(Collected data entries)
________________

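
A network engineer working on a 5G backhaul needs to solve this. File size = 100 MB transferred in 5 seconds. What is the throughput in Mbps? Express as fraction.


Given: file = 100 MB, time = 5 s
File in Mb = 100 * 8 = 800 Mb
Throughput = 800 / 5 Mbps
Throughput = 160 Mbps

160


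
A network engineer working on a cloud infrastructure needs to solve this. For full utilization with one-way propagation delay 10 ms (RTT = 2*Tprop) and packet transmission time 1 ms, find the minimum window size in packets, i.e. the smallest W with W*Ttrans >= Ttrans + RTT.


Given: Ttrans = 1 ms, RTT = 20 ms (= 2 * Tprop, Tprop = 10 ms)
Time until first ACK returns = Ttrans + RTT = 1 + 20 = 21 ms
Need W * Ttrans >= Ttrans + RTT  ->  W >= (Ttrans + RTT) / Ttrans
(Ttrans + RTT) / Ttrans = 21 / 1 = 21
W_min = ceil(21) = 21

21


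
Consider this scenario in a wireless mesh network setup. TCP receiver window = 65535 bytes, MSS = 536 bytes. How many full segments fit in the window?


Given: RWND = 65535 bytes, MSS = 536 bytes
Full segments = floor(RWND / MSS)
Full segments = floor(65535 / 536)
Full segments = floor(122.2668) = 122

122


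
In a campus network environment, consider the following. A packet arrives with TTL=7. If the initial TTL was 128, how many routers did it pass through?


Given: initial TTL = 128, received TTL = 7
Hops = initial TTL - received TTL
Hops = 128 - 7 = 121

121


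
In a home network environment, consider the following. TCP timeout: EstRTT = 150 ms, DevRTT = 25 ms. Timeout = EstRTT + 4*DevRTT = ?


Given: EstRTT = 150 ms, DevRTT = 25 ms
Timeout = EstRTT + 4 * DevRTT
4 * DevRTT = 4 * 25 = 100
Timeout = 150 + 100 = 250 ms

250


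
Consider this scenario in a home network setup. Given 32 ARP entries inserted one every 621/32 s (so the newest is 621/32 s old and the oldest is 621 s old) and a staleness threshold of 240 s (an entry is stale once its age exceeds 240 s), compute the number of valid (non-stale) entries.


Ages are k * 621/32 s for k = 1..32 (spacing = 19.4062 s).
Entry k is valid iff k * 621/32 <= 240 iff k <= 32 * 240 / 621 = 12.3671
n_valid = floor(12.3671) = 12
(n_stale = 32 - 12 = 20)

12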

________________

**Task directions:** What you should do is return the records above exactly, leaving nothing out.

**Solution:**
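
A network engineer working on a 5G backhaul needs to solve this. File size = 100 MB transferred in 5 seconds. What is the throughput in Mbps? Express as fraction.


Given: file = 100 MB, time = 5 s
File in Mb = 100 * 8 = 800 Mb
Throughput = 800 / 5 Mbps
Throughput = 160 Mbps

160


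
A network engineer working on a cloud infrastructure needs to solve this. For full utilization with one-way propagation delay 10 ms (RTT = 2*Tprop) and packet transmission time 1 ms, find the minimum window size in packets, i.e. the smallest W with W*Ttrans >= Ttrans + RTT.


Given: Ttrans = 1 ms, RTT = 20 ms (= 2 * Tprop, Tprop = 10 ms)
Time until first ACK returns = Ttrans + RTT = 1 + 20 = 21 ms
Need W * Ttrans >= Ttrans + RTT  ->  W >= (Ttrans + RTT) / Ttrans
(Ttrans + RTT) / Ttrans = 21 / 1 = 21
W_min = ceil(21) = 21

21


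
Consider this scenario in a wireless mesh network setup. TCP receiver window = 65535 bytes, MSS = 536 bytes. How many full segments fit in the window?


Given: RWND = 65535 bytes, MSS = 536 bytes
Full segments = floor(RWND / MSS)
Full segments = floor(65535 / 536)
Full segments = floor(122.2668) = 122

122


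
In a campus network environment, consider the following. A packet arrives with TTL=7. If the initial TTL was 128, how many routers did it pass through?


Given: initial TTL = 128, received TTL = 7
Hops = initial TTL - received TTL
Hops = 128 - 7 = 121

121


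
In a home network environment, consider the following. TCP timeout: EstRTT = 150 ms, DevRTT = 25 ms. Timeout = EstRTT + 4*DevRTT = ?


Given: EstRTT = 150 ms, DevRTT = 25 ms
Timeout = EstRTT + 4 * DevRTT
4 * DevRTT = 4 * 25 = 100
Timeout = 150 + 100 = 250 ms

250


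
Consider this scenario in a home network setup. Given 32 ARP entries inserted one every 621/32 s (so the newest is 621/32 s old and the oldest is 621 s old) and a staleness threshold of 240 s (an entry is stale once its age exceeds 240 s), compute the number of valid (non-stale) entries.


Ages are k * 621/32 s for k = 1..32 (spacing = 19.4062 s).
Entry k is valid iff k * 621/32 <= 240 iff k <= 32 * 240 / 621 = 12.3671
n_valid = floor(12.3671) = 12
(n_stale = 32 - 12 = 20)

12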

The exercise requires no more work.